== Dataset content

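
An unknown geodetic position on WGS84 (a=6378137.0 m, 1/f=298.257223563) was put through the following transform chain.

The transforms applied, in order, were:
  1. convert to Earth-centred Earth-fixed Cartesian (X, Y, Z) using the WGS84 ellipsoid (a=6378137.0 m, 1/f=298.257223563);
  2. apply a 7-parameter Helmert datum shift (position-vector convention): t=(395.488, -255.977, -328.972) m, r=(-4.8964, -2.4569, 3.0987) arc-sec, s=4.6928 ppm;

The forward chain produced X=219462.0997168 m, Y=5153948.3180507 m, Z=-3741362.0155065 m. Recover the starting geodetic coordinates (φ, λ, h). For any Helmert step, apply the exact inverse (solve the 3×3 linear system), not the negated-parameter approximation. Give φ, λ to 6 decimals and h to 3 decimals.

φ=-36.130087°, λ=87.565926°, h=1757.010 m

start: X=219462.0997, Y=5153948.3181, Z=-3741362.0155 m
→ Helmert⁻¹: X=219098.4566, Y=5154265.6190, Z=-3740895.7433
→ geod (Bowring, a=6378137.000): φ=-36.13008700°, λ=87.56592600°, h=1757.0100 m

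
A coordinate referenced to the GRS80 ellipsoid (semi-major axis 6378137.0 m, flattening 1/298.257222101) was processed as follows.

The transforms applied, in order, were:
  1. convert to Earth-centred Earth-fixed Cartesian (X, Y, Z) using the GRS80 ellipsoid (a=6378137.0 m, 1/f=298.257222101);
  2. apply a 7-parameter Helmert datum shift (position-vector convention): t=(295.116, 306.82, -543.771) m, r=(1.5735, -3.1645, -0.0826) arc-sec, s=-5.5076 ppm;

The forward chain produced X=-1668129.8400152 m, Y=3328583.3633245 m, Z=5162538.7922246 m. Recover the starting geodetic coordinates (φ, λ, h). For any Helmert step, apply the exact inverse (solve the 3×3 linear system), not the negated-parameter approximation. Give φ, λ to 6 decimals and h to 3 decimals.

φ=54.387362°, λ=116.622718°, h=1404.854 m

start: X=-1668129.8400, Y=3328583.3633, Z=5162538.7922 m
→ Helmert⁻¹: X=-1668356.2658, Y=3328333.5932, Z=5163111.2050
→ geod (Bowring, a=6378137.000): φ=54.38736200°, λ=116.62271800°, h=1404.8540 m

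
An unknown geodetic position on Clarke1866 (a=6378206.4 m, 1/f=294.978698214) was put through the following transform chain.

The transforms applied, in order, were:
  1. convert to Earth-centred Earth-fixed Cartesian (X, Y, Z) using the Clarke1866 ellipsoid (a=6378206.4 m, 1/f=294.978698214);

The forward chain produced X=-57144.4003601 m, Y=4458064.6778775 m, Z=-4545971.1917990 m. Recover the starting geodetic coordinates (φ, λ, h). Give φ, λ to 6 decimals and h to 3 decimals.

start: X=-57144.4004, Y=4458064.6779, Z=-4545971.1918 m
→ geod (Bowring, a=6378206.400): φ=-45.75151800°, λ=90.73438900°, h=217.2890 m

φ=-45.751518°, λ=90.734389°, h=217.289 m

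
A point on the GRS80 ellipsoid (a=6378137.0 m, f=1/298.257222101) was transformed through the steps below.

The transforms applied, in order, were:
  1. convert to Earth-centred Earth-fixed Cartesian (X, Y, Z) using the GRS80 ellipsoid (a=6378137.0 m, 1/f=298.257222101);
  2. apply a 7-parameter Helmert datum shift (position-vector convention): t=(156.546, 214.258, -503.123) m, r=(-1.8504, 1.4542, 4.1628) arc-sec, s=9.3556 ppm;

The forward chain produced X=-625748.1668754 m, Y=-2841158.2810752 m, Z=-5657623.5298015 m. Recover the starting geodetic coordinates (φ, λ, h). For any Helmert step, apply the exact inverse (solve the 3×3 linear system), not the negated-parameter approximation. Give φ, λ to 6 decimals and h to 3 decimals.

start: X=-625748.1669, Y=-2841158.2811, Z=-5657623.5298 m
→ Helmert⁻¹: X=-625916.3160, Y=-2841282.5747, Z=-5657097.3835
→ geod (Bowring, a=6378137.000): φ=-62.93974900°, λ=-102.42346200°, h=192.2960 m

φ=-62.939749°, λ=-102.423462°, h=192.296 m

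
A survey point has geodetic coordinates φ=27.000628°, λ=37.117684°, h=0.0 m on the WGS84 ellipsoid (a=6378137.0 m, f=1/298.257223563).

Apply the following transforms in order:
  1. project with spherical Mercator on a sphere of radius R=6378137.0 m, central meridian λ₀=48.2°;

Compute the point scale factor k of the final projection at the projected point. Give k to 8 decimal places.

1.12233251

start: φ=27.000628°, λ=37.117684°, h=0.000 m
→ into merc (λ₀=48.2°): φ=27.00062800°, λ−λ₀=-11.08231600°
scale k = 1.12233251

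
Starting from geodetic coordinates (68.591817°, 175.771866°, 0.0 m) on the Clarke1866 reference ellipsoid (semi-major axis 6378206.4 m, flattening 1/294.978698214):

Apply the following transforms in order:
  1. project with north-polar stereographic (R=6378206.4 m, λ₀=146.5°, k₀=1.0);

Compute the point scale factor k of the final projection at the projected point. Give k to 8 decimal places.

1.03573080

start: φ=68.591817°, λ=175.771866°, h=0.000 m
→ into stereo (λ₀=146.5°): φ=68.59181700°, λ−λ₀=29.27186600°
scale k = 1.03573080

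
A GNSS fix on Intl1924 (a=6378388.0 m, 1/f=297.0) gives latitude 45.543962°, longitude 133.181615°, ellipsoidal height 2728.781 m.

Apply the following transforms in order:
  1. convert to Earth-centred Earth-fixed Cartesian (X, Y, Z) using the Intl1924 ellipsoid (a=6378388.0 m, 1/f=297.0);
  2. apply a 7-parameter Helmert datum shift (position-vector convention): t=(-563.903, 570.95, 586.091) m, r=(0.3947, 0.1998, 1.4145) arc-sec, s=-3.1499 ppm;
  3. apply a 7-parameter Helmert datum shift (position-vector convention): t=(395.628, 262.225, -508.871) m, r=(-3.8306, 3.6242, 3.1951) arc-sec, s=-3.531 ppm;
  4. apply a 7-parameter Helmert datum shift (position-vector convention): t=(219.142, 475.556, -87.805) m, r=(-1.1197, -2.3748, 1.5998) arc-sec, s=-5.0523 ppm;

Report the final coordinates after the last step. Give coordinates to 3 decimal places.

start: φ=45.543962°, λ=133.181615°, h=2728.781 m
→ ECEF (a=6378388.000, f=1/297.0): X=-3063506.1237, Y=3264401.1378, Z=4531922.3036
→ Helmert 7p (PV): X=-3064078.3732, Y=3264932.1247, Z=4532503.3335
→ Helmert 7p (PV): X=-3063642.8619, Y=3265219.5320, Z=4531971.6621
→ Helmert 7p (PV): X=-3063485.7445, Y=3265679.4310, Z=4531807.9626

X=-3063485.744 m, Y=3265679.431 m, Z=4531807.963 m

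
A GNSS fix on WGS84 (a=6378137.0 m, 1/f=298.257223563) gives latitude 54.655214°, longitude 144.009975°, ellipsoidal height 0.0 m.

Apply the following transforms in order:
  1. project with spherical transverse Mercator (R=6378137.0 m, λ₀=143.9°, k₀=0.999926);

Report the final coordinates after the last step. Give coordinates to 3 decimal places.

E=7081.624 m, N=6083745.905 m

start: φ=54.655214°, λ=144.009975°, h=0.000 m
→ tm (R=6378137.0, λ₀=143.9°): E=7081.6239, N=6083745.9052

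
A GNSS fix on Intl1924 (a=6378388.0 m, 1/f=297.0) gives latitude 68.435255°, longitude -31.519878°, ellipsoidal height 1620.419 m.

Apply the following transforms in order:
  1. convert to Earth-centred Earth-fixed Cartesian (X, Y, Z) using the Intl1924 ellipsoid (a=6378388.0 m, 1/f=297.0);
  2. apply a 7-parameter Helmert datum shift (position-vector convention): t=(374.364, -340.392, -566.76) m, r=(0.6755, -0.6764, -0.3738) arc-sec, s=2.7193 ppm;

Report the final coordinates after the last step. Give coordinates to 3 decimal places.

X=2005198.886 m, Y=-1229891.629 m, Z=5910203.984 m

start: φ=68.435255°, λ=-31.519878°, h=1620.419 m
→ ECEF (a=6378388.000, f=1/297.0): X=2004840.6811, Y=-1229524.9027, Z=5910752.1230
→ Helmert 7p (PV): X=2005198.8856, Y=-1229891.6286, Z=5910203.9840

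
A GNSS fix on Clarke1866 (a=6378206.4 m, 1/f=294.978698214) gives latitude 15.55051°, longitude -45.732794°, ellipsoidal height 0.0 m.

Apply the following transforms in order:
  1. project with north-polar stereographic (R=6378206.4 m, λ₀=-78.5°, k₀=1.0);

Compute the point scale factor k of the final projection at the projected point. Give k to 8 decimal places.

start: φ=15.550510°, λ=-45.732794°, h=0.000 m
→ into stereo (λ₀=-78.5°): φ=15.55051000°, λ−λ₀=32.76720600°
scale k = 1.57717789

1.57717789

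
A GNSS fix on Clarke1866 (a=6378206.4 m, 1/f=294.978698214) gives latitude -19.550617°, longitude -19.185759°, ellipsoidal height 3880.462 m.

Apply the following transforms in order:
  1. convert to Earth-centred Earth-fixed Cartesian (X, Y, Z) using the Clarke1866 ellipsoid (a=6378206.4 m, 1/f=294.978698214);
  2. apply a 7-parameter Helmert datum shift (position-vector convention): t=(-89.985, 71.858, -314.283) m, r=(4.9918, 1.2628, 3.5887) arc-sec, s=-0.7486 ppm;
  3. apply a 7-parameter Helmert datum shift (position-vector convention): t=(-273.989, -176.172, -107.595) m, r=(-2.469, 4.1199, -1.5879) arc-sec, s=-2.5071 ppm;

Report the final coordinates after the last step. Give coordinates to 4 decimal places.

X=5681832.7881 m, Y=-1977202.6533 m, Z=-2122642.6020 m

start: φ=-19.550617°, λ=-19.185759°, h=3880.462 m
→ ECEF (a=6378206.400, f=1/294.978698214): X=5682251.4660, Y=-1977185.8450, Z=-2122055.1657
→ Helmert 7p (PV): X=5682178.6356, Y=-1976962.2886, Z=-2122450.4978
→ Helmert 7p (PV): X=5681832.7881, Y=-1977202.6533, Z=-2122642.6020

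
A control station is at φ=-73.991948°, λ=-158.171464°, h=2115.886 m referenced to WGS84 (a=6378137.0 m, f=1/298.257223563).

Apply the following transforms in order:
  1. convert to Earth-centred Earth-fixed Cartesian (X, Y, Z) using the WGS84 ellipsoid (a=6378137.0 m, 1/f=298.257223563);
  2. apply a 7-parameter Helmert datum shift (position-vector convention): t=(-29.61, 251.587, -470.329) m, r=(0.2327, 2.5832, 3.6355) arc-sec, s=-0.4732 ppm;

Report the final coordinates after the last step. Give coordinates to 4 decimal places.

start: φ=-73.991948°, λ=-158.171464°, h=2115.886 m
→ ECEF (a=6378137.000, f=1/298.257223563): X=-1638416.4542, Y=-656266.5680, Z=-6110724.7716
→ Helmert 7p (PV): X=-1638510.2508, Y=-656036.6543, Z=-6111172.4303

X=-1638510.2508 m, Y=-656036.6543 m, Z=-6111172.4303 m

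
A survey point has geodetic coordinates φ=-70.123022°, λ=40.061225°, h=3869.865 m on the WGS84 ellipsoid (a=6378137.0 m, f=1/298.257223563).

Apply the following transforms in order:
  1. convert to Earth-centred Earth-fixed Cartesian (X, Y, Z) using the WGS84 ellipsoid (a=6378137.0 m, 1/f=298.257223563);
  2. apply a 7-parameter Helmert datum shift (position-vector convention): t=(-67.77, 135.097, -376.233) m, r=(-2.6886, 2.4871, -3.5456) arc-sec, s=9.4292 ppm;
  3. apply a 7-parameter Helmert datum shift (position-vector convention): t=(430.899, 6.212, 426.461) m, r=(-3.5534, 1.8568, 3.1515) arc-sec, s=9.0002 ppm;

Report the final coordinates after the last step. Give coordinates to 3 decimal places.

X=1665948.996 m, Y=1400688.975 m, Z=-5979497.031 m

start: φ=-70.123022°, λ=40.061225°, h=3869.865 m
→ ECEF (a=6378137.000, f=1/298.257223563): X=1665678.4244, Y=1400705.9933, Z=-5979359.5914
→ Helmert 7p (PV): X=1665578.3395, Y=1400747.7254, Z=-5979830.5476
→ Helmert 7p (PV): X=1665948.9959, Y=1400688.9752, Z=-5979497.0314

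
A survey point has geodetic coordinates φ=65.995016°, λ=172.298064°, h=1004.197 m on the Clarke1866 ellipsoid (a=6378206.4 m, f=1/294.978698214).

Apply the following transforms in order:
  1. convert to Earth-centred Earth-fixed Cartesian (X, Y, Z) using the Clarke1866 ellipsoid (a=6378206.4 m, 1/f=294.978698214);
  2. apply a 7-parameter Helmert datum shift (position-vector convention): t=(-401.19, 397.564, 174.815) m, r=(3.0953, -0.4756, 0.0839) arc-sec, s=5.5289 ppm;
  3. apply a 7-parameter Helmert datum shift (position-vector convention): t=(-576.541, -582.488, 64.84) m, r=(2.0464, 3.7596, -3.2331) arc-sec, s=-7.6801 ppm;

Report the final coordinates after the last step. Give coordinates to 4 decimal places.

start: φ=65.995016°, λ=172.298064°, h=1004.197 m
→ ECEF (a=6378206.400, f=1/294.978698214): X=-2579046.7658, Y=348789.5420, Z=5804448.8648
→ Helmert 7p (PV): X=-2579475.7408, Y=349100.8808, Z=5804655.0594
→ Helmert 7p (PV): X=-2579921.1982, Y=348498.5545, Z=5804725.7984

X=-2579921.1982 m, Y=348498.5545 m, Z=5804725.7984 m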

====

From the entries above, return each line with the word "unknown" in it.

Result of the task ::
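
An unknown geodetic position on WGS84 (a=6378137.0 m, 1/f=298.257223563) was put through the following transform chain.
An unknown geodetic position on Clarke1866 (a=6378206.4 m, 1/f=294.978698214) was put through the following transform chain.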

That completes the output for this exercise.